** Record excerpts follows **
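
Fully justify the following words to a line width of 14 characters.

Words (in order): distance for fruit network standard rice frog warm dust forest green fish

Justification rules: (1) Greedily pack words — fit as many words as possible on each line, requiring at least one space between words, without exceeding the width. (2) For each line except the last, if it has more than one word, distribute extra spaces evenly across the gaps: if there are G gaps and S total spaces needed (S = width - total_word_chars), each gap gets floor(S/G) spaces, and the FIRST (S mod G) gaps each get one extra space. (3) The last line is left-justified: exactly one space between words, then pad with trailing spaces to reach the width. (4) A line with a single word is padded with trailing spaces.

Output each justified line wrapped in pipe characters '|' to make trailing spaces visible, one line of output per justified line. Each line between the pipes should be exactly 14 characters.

Line 1: ['distance', 'for'] (min_width=12, slack=2)
Line 2: ['fruit', 'network'] (min_width=13, slack=1)
Line 3: ['standard', 'rice'] (min_width=13, slack=1)
Line 4: ['frog', 'warm', 'dust'] (min_width=14, slack=0)
Line 5: ['forest', 'green'] (min_width=12, slack=2)
Line 6: ['fish'] (min_width=4, slack=10)

Answer: |distance   for|
|fruit  network|
|standard  rice|
|frog warm dust|
|forest   green|
|fish          |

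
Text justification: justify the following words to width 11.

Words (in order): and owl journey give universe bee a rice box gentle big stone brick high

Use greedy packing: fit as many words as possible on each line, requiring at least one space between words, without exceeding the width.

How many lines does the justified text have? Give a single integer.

Line 1: ['and', 'owl'] (min_width=7, slack=4)
Line 2: ['journey'] (min_width=7, slack=4)
Line 3: ['give'] (min_width=4, slack=7)
Line 4: ['universe'] (min_width=8, slack=3)
Line 5: ['bee', 'a', 'rice'] (min_width=10, slack=1)
Line 6: ['box', 'gentle'] (min_width=10, slack=1)
Line 7: ['big', 'stone'] (min_width=9, slack=2)
Line 8: ['brick', 'high'] (min_width=10, slack=1)
Total lines: 8

Answer: 8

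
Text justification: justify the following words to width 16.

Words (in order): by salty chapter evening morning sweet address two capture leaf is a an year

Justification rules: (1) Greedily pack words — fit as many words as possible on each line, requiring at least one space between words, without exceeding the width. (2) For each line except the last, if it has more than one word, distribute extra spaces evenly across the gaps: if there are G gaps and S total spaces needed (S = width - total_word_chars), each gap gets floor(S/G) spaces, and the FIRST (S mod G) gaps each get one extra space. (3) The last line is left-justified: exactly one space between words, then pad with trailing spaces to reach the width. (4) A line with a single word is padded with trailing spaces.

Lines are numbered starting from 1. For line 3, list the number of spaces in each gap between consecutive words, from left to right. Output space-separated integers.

Line 1: ['by', 'salty', 'chapter'] (min_width=16, slack=0)
Line 2: ['evening', 'morning'] (min_width=15, slack=1)
Line 3: ['sweet', 'address'] (min_width=13, slack=3)
Line 4: ['two', 'capture', 'leaf'] (min_width=16, slack=0)
Line 5: ['is', 'a', 'an', 'year'] (min_width=12, slack=4)

Answer: 4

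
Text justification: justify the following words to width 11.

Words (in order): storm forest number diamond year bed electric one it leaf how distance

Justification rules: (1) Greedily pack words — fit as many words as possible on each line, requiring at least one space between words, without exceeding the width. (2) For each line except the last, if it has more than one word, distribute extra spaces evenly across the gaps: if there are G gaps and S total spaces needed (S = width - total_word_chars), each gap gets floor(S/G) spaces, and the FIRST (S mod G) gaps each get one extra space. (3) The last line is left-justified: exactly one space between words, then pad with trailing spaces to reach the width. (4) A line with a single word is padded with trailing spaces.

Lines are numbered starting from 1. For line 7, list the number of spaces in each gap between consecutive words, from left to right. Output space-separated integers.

Line 1: ['storm'] (min_width=5, slack=6)
Line 2: ['forest'] (min_width=6, slack=5)
Line 3: ['number'] (min_width=6, slack=5)
Line 4: ['diamond'] (min_width=7, slack=4)
Line 5: ['year', 'bed'] (min_width=8, slack=3)
Line 6: ['electric'] (min_width=8, slack=3)
Line 7: ['one', 'it', 'leaf'] (min_width=11, slack=0)
Line 8: ['how'] (min_width=3, slack=8)
Line 9: ['distance'] (min_width=8, slack=3)

Answer: 1 1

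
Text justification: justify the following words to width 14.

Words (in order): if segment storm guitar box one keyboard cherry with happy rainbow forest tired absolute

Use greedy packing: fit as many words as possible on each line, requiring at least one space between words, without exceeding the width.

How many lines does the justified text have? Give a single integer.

Line 1: ['if', 'segment'] (min_width=10, slack=4)
Line 2: ['storm', 'guitar'] (min_width=12, slack=2)
Line 3: ['box', 'one'] (min_width=7, slack=7)
Line 4: ['keyboard'] (min_width=8, slack=6)
Line 5: ['cherry', 'with'] (min_width=11, slack=3)
Line 6: ['happy', 'rainbow'] (min_width=13, slack=1)
Line 7: ['forest', 'tired'] (min_width=12, slack=2)
Line 8: ['absolute'] (min_width=8, slack=6)
Total lines: 8

Answer: 8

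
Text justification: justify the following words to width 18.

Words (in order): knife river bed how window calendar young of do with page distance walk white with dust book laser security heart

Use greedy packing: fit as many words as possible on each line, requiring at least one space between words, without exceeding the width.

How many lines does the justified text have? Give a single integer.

Line 1: ['knife', 'river', 'bed'] (min_width=15, slack=3)
Line 2: ['how', 'window'] (min_width=10, slack=8)
Line 3: ['calendar', 'young', 'of'] (min_width=17, slack=1)
Line 4: ['do', 'with', 'page'] (min_width=12, slack=6)
Line 5: ['distance', 'walk'] (min_width=13, slack=5)
Line 6: ['white', 'with', 'dust'] (min_width=15, slack=3)
Line 7: ['book', 'laser'] (min_width=10, slack=8)
Line 8: ['security', 'heart'] (min_width=14, slack=4)
Total lines: 8

Answer: 8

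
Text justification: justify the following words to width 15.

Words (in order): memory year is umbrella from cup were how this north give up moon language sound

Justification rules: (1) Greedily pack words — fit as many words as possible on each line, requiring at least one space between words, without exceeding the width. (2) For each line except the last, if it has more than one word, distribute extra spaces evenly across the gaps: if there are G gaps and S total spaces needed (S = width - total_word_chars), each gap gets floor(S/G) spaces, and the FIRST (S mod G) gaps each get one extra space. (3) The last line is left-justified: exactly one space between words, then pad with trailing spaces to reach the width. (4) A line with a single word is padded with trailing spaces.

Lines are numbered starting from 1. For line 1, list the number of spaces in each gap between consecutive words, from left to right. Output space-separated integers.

Answer: 2 1

Derivation:
Line 1: ['memory', 'year', 'is'] (min_width=14, slack=1)
Line 2: ['umbrella', 'from'] (min_width=13, slack=2)
Line 3: ['cup', 'were', 'how'] (min_width=12, slack=3)
Line 4: ['this', 'north', 'give'] (min_width=15, slack=0)
Line 5: ['up', 'moon'] (min_width=7, slack=8)
Line 6: ['language', 'sound'] (min_width=14, slack=1)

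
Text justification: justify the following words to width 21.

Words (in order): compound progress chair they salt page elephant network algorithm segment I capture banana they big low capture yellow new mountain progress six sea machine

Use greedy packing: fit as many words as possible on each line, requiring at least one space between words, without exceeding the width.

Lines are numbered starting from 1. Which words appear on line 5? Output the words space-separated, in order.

Line 1: ['compound', 'progress'] (min_width=17, slack=4)
Line 2: ['chair', 'they', 'salt', 'page'] (min_width=20, slack=1)
Line 3: ['elephant', 'network'] (min_width=16, slack=5)
Line 4: ['algorithm', 'segment', 'I'] (min_width=19, slack=2)
Line 5: ['capture', 'banana', 'they'] (min_width=19, slack=2)
Line 6: ['big', 'low', 'capture'] (min_width=15, slack=6)
Line 7: ['yellow', 'new', 'mountain'] (min_width=19, slack=2)
Line 8: ['progress', 'six', 'sea'] (min_width=16, slack=5)
Line 9: ['machine'] (min_width=7, slack=14)

Answer: capture banana they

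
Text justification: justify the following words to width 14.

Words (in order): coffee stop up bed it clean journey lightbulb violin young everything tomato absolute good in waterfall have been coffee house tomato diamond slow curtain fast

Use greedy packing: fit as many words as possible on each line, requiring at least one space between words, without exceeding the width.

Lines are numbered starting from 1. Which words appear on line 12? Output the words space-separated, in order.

Line 1: ['coffee', 'stop', 'up'] (min_width=14, slack=0)
Line 2: ['bed', 'it', 'clean'] (min_width=12, slack=2)
Line 3: ['journey'] (min_width=7, slack=7)
Line 4: ['lightbulb'] (min_width=9, slack=5)
Line 5: ['violin', 'young'] (min_width=12, slack=2)
Line 6: ['everything'] (min_width=10, slack=4)
Line 7: ['tomato'] (min_width=6, slack=8)
Line 8: ['absolute', 'good'] (min_width=13, slack=1)
Line 9: ['in', 'waterfall'] (min_width=12, slack=2)
Line 10: ['have', 'been'] (min_width=9, slack=5)
Line 11: ['coffee', 'house'] (min_width=12, slack=2)
Line 12: ['tomato', 'diamond'] (min_width=14, slack=0)
Line 13: ['slow', 'curtain'] (min_width=12, slack=2)
Line 14: ['fast'] (min_width=4, slack=10)

Answer: tomato diamond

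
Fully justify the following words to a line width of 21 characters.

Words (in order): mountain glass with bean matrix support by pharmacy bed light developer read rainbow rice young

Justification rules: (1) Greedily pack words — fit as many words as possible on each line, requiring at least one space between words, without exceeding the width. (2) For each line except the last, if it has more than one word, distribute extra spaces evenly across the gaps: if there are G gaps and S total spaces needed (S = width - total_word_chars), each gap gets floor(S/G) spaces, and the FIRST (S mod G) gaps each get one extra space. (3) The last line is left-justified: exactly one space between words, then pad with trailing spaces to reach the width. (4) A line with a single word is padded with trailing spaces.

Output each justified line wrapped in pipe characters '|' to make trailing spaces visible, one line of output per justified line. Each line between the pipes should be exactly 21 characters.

Line 1: ['mountain', 'glass', 'with'] (min_width=19, slack=2)
Line 2: ['bean', 'matrix', 'support'] (min_width=19, slack=2)
Line 3: ['by', 'pharmacy', 'bed', 'light'] (min_width=21, slack=0)
Line 4: ['developer', 'read'] (min_width=14, slack=7)
Line 5: ['rainbow', 'rice', 'young'] (min_width=18, slack=3)

Answer: |mountain  glass  with|
|bean  matrix  support|
|by pharmacy bed light|
|developer        read|
|rainbow rice young   |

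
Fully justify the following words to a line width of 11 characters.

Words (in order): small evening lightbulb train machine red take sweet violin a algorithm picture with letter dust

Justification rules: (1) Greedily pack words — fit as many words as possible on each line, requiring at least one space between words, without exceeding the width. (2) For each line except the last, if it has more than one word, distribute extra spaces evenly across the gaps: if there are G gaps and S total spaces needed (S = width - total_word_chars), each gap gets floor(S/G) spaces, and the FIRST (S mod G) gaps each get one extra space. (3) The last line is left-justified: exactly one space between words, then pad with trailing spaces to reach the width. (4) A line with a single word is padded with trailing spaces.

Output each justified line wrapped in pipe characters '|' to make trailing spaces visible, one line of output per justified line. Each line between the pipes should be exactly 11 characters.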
** End of Record excerpts **
**Goal of the exercise**
Go through the material above and output exactly the lines from the one containing "Text justification: justify the following words to width 18." through the one containing "Words (in order): memory".

**Response to the exercise**
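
Text justification: justify the following words to width 18.

Words (in order): knife river bed how window calendar young of do with page distance walk white with dust book laser security heart

Use greedy packing: fit as many words as possible on each line, requiring at least one space between words, without exceeding the width.

How many lines does the justified text have? Give a single integer.

Line 1: ['knife', 'river', 'bed'] (min_width=15, slack=3)
Line 2: ['how', 'window'] (min_width=10, slack=8)
Line 3: ['calendar', 'young', 'of'] (min_width=17, slack=1)
Line 4: ['do', 'with', 'page'] (min_width=12, slack=6)
Line 5: ['distance', 'walk'] (min_width=13, slack=5)
Line 6: ['white', 'with', 'dust'] (min_width=15, slack=3)
Line 7: ['book', 'laser'] (min_width=10, slack=8)
Line 8: ['security', 'heart'] (min_width=14, slack=4)
Total lines: 8

Answer: 8

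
Text justification: justify the following words to width 15.

Words (in order): memory year is umbrella from cup were how this north give up moon language sound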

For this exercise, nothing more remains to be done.